→ Problem to solve: Repeat the records. Keep every word and mark exactly as it is.

*** Supplied information Section Begins ***

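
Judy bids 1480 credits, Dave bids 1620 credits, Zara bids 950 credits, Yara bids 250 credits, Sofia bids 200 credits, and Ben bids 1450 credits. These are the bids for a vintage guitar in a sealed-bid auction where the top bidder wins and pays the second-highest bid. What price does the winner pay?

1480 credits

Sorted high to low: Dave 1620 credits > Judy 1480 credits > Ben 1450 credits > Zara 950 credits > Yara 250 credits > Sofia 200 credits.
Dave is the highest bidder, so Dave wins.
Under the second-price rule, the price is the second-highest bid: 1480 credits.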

*** Supplied information Section Ends ***

→ Completed task:
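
Judy bids 1480 credits, Dave bids 1620 credits, Zara bids 950 credits, Yara bids 250 credits, Sofia bids 200 credits, and Ben bids 1450 credits. These are the bids for a vintage guitar in a sealed-bid auction where the top bidder wins and pays the second-highest bid. What price does the winner pay?

1480 credits

Sorted high to low: Dave 1620 credits > Judy 1480 credits > Ben 1450 credits > Zara 950 credits > Yara 250 credits > Sofia 200 credits.
Dave is the highest bidder, so Dave wins.
Under the second-price rule, the price is the second-highest bid: 1480 credits.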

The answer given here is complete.